"""

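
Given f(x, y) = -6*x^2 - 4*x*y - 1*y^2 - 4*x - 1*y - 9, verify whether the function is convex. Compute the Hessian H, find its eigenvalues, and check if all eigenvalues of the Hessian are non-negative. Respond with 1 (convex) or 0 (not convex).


The Hessian of f(x,y) = -6*x^2 - 4*x*y - 1*y^2 - 4*x - 1*y - 9 is:
H = [[-12, -4], [-4, -2]]
Trace = -12 - 2 = -14
Determinant = -12*-2 - (-4)^2 = 8
Discriminant = (-14)^2 - 4*8 = 164.0
Eigenvalues: lambda_1 = -13.4031, lambda_2 = -0.5969
The function is not convex.

0


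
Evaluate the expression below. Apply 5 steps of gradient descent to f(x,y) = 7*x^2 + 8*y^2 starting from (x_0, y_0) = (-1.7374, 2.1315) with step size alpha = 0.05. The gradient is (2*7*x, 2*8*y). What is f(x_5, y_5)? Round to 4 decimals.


Gradient descent on f(x,y) = 7*x^2 + 8*y^2.
Starting point: (-1.7374, 2.1315), alpha = 0.05
Step 1: grad_x = 2*7*-1.7374 = -24.3236, grad_y = 2*8*2.1315 = 34.104
  x_1 = -1.7374 - 0.05*-24.3236 = -0.5212
  y_1 = 2.1315 - 0.05*34.104 = 0.4263
Step 2: grad_x = 2*7*-0.5212 = -7.2971, grad_y = 2*8*0.4263 = 6.8208
  x_2 = -0.5212 - 0.05*-7.2971 = -0.1564
  y_2 = 0.4263 - 0.05*6.8208 = 0.0853
Step 3: grad_x = 2*7*-0.1564 = -2.1891, grad_y = 2*8*0.0853 = 1.3642
  x_3 = -0.1564 - 0.05*-2.1891 = -0.0469
  y_3 = 0.0853 - 0.05*1.3642 = 0.0171
Step 4: grad_x = 2*7*-0.0469 = -0.6567, grad_y = 2*8*0.0171 = 0.2728
  x_4 = -0.0469 - 0.05*-0.6567 = -0.0141
  y_4 = 0.0171 - 0.05*0.2728 = 0.0034
Step 5: grad_x = 2*7*-0.0141 = -0.197, grad_y = 2*8*0.0034 = 0.0546
  x_5 = -0.0141 - 0.05*-0.197 = -0.0042
  y_5 = 0.0034 - 0.05*0.0546 = 0.0007
f(-0.0042, 0.0007) = 7*(-0.0042)^2 + 8*0.0007^2 = 0.0001


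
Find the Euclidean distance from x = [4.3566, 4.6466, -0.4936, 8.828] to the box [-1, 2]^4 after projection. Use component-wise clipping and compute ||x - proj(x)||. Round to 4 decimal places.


Project each component onto [-1, 2].
clip(4.3566) = 2.0, clip(4.6466) = 2.0, clip(-0.4936) = -0.4936, clip(8.828) = 2.0
Projection = [2.0, 2.0, -0.4936, 2.0]
Squared diffs: [5.5536, 7.0045, 0.0, 46.6216]
Distance = sqrt(59.1797) = 7.6928


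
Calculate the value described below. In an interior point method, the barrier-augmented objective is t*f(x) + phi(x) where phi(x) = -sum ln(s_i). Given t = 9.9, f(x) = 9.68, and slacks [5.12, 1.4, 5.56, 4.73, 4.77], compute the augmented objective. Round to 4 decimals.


Step 1: Compute log-barrier.
ln values: [1.6332, 0.3365, 1.7156, 1.5539, 1.5623]
phi = -(1.6332 + 0.3365 + 1.7156 + 1.5539 + 1.5623) = -6.8015
Step 2: Compute augmented objective.
t*f(x) = 9.9*9.68 = 95.832
Total = 95.832 - 6.8015 = 89.0305


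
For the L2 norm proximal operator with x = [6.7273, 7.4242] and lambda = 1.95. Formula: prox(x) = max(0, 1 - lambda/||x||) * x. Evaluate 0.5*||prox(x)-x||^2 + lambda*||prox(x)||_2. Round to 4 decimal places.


Step 1: Compute ||x||.
||x|| = 10.0187
Step 2: Compute scaling factor.
scale = max(0, 1 - 1.95/10.0187) = 0.8054
Step 3: prox(x) = [5.4179, 5.9792]
||prox(x)|| = 8.0687
Step 4: Proximal objective.
0.5*||prox-x||^2 = 1.9013
lambda*||prox|| = 15.734
Total = 17.6353


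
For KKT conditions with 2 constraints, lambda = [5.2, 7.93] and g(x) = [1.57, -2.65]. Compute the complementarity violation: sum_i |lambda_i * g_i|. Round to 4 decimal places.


KKT complementary slackness check:
lambda_1 * g_1 = 5.2 * 1.57 = 8.164
lambda_2 * g_2 = 7.93 * -2.65 = -21.0145
Total violation = 8.164 + 21.0145 = 29.1785


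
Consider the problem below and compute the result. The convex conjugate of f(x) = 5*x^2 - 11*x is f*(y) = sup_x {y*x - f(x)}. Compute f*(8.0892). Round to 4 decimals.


f*(y) = sup_x {y*x - a*x^2 - b*x} = sup_x {(y-b)*x - a*x^2}
FOC: (y - b) - 2a*x = 0 => x* = (y - b)/(2a)
x* = (8.0892 + 11)/(2*5) = 1.9089
f*(8.0892) = (y-b)^2/(4a) = (8.0892 + 11)^2/(4*5)
= 364.3976/20 = 18.2199


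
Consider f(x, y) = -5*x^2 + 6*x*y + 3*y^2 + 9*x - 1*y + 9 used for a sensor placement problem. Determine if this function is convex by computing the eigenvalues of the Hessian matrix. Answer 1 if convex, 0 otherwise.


The Hessian of f(x,y) = -5*x^2 + 6*x*y + 3*y^2 + 9*x - 1*y + 9 is:
H = [[-10, 6], [6, 6]]
Trace = -10 + 6 = -4
Determinant = -10*6 - (6)^2 = -96
Discriminant = (-4)^2 - 4*-96 = 400.0
Eigenvalues: lambda_1 = -12.0, lambda_2 = 8.0
The function is not convex.

0


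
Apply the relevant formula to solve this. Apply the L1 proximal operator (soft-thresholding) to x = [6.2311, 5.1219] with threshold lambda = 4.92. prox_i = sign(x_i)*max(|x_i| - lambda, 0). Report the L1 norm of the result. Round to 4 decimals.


Soft-thresholding with lambda = 4.92:
prox(6.2311) = sign(6.2311)*max(|6.2311| - 4.92, 0) = 1.3111
prox(5.1219) = sign(5.1219)*max(|5.1219| - 4.92, 0) = 0.2019
prox(x) = [1.3111, 0.2019]
||prox(x)||_1 = 1.3111 + 0.2019 = 1.513


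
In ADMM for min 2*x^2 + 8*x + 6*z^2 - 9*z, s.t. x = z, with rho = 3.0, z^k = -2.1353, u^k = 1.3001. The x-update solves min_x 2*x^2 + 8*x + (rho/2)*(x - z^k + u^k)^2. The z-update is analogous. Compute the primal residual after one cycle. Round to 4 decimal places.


ADMM iteration with rho = 3.0, z^k = -2.1353, u^k = 1.3001
Step 1: x-update.
Minimize 2*x^2 + 8*x + (3.0/2)*(x + 2.1353 + 1.3001)^2
FOC: (2*2 + 3.0)*x = -8 + 3.0*(-2.1353 - 1.3001)
x^{k+1} = -2.6152
Step 2: z-update.
Minimize 6*z^2 - 9*z + (3.0/2)*(-2.6152 - z + 1.3001)^2
FOC: (2*6 + 3.0)*z = 9 + 3.0*(-2.6152 + 1.3001)
z^{k+1} = 0.337
Step 3: u-update.
u^{k+1} = 1.3001 - 2.6152 - 0.337 = -1.6521
Step 4: Primal residual = |-2.6152 - 0.337| = 2.9522


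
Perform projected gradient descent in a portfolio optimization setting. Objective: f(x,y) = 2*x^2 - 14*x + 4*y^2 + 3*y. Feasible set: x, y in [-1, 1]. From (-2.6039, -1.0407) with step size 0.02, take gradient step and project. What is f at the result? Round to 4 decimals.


Step 1: Compute gradient at (-2.6039, -1.0407).
grad_x = 2*2*-2.6039 - 14 = -24.4156
grad_y = 2*4*-1.0407 + 3 = -5.3256
Step 2: Gradient step.
x_raw = -2.6039 - 0.02*-24.4156 = -2.1156
y_raw = -1.0407 - 0.02*-5.3256 = -0.9342
Step 3: Project onto [-1, 1].
x_proj = clip(-2.1156) = -1.0
y_proj = clip(-0.9342) = -0.9342
Step 4: Evaluate f.
f(-1.0, -0.9342) = 16.6883


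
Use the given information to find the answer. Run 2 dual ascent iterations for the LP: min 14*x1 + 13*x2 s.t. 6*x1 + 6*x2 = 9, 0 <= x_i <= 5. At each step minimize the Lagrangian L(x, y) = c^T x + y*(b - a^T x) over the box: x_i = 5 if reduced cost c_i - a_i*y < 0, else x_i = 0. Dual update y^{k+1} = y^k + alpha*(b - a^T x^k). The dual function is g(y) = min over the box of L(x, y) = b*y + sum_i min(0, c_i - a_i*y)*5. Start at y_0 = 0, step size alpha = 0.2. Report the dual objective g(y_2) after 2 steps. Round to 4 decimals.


Dual ascent for LP: min 14*x1 + 13*x2, 6*x1 + 6*x2 = 9, 0 <= x_i <= 5
Step 1: y^k = 0.0, reduced costs: (14.0, 13.0)
  x^k = (0.0, 0.0), subgradient = b - a^T x = 9.0
  y^{k+1} = 0.0 + 0.2*9.0 = 1.8
Step 2: y^k = 1.8, reduced costs: (3.2, 2.2)
  x^k = (0.0, 0.0), subgradient = b - a^T x = 9.0
  y^{k+1} = 1.8 + 0.2*9.0 = 3.6
Dual objective at y_2 = 3.6: reduced costs (-7.6, -8.6), box minimizer x = (5.0, 5.0)
g(y_2) = b*y + (c1 - a1*y)*x1 + (c2 - a2*y)*x2 = 9*3.6 + (-7.6)*5.0 + (-8.6)*5.0 = 32.4 - 38.0 - 43.0 = -48.6


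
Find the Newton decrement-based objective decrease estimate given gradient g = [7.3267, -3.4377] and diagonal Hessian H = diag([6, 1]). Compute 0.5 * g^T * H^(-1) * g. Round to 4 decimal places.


Step 1: H is diagonal, so H^(-1) * g = [1.2211, -3.4377].
Step 2: g^T H^(-1) g = sum_i g_i^2 / H_ii
  = (7.3267)^2/6 + (-3.4377)^2/1
  = 8.9468 + 11.8178 = 20.7645
Step 3: Objective decrease = 0.5 * g^T H^(-1) g = 10.3823


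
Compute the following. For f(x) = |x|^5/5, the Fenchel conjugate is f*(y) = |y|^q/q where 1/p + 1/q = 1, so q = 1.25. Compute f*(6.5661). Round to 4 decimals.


The conjugate exponent q satisfies 1/p + 1/q = 1.
p = 5, so q = 5/(5 - 1) = 1.25
|y|^q = 6.5661^1.25 = 10.5108
f*(6.5661) = 10.5108 / 1.25 = 8.4086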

"""

Starting with the line that holds "Find the Newton", copy every line through the end of the data above. Reproduce them exactly, with no other material.

## RESULT OF THE TASK
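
Find the Newton decrement-based objective decrease estimate given gradient g = [7.3267, -3.4377] and diagonal Hessian H = diag([6, 1]). Compute 0.5 * g^T * H^(-1) * g. Round to 4 decimal places.


Step 1: H is diagonal, so H^(-1) * g = [1.2211, -3.4377].
Step 2: g^T H^(-1) g = sum_i g_i^2 / H_ii
  = (7.3267)^2/6 + (-3.4377)^2/1
  = 8.9468 + 11.8178 = 20.7645
Step 3: Objective decrease = 0.5 * g^T H^(-1) g = 10.3823


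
Compute the following. For f(x) = |x|^5/5, the Fenchel conjugate is f*(y) = |y|^q/q where 1/p + 1/q = 1, so q = 1.25. Compute f*(6.5661). Round to 4 decimals.


The conjugate exponent q satisfies 1/p + 1/q = 1.
p = 5, so q = 5/(5 - 1) = 1.25
|y|^q = 6.5661^1.25 = 10.5108
f*(6.5661) = 10.5108 / 1.25 = 8.4086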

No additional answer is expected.